====== Task inputs

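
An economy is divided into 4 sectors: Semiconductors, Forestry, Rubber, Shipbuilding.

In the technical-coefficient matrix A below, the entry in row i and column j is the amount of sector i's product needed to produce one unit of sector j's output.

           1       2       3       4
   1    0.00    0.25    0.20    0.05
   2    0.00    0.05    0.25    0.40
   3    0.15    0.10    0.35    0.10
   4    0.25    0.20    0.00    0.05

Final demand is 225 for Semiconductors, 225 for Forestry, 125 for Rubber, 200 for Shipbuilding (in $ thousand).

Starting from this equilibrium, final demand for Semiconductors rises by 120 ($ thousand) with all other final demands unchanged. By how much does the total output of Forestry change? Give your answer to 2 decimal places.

Δx_2 = 29.15

I − A =
  [   1.00    -0.25    -0.20    -0.05]
  [   0.00     0.95    -0.25    -0.40]
  [  -0.15    -0.10     0.65    -0.10]
  [  -0.25    -0.20     0.00     0.95]
Compute the cofactors C_ij = (−1)^(i+j)·(3×3 minor ij) of I−A; the adjugate is their transpose:
adj(I−A) = Cᵀ =
  [ 0.505875   0.183875   0.226375   0.127875]
  [ 0.106875   0.575875   0.254375   0.274875]
  [ 0.157125   0.157125   0.785625   0.157125]
  [ 0.155625   0.169625   0.113125   0.554625]
det(I−A) = Σ_j (I−A)_1j·C_1j = (1.00)(0.505875) + (-0.25)(0.106875) + (-0.20)(0.157125) + (-0.05)(0.155625) = 0.43995
(I − A)⁻¹ = adj(I−A) / det(I−A) ≈
  [   1.1498     0.4179     0.5145     0.2907]
  [   0.2429     1.3090     0.5782     0.6248]
  [   0.3571     0.3571     1.7857     0.3571]
  [   0.3537     0.3856     0.2571     1.2607]
Δx = (I − A)⁻¹ Δd with Δd having +120 in the Semiconductors component and 0 elsewhere.
So Δx_2 = L_21 · (+120), where L_21 = adj(I−A)_21 / det(I−A) = 0.106875 / 0.43995.
Δx_2 = 0.106875 × (+120) / 0.43995 = 12.825 / 0.43995 ≈ 29.15.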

============

Retrieve all lines from the data that contain the string "Rubber".

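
An economy is divided into 4 sectors: Semiconductors, Forestry, Rubber, Shipbuilding.
Final demand is 225 for Semiconductors, 225 for Forestry, 125 for Rubber, 200 for Shipbuilding (in $ thousand).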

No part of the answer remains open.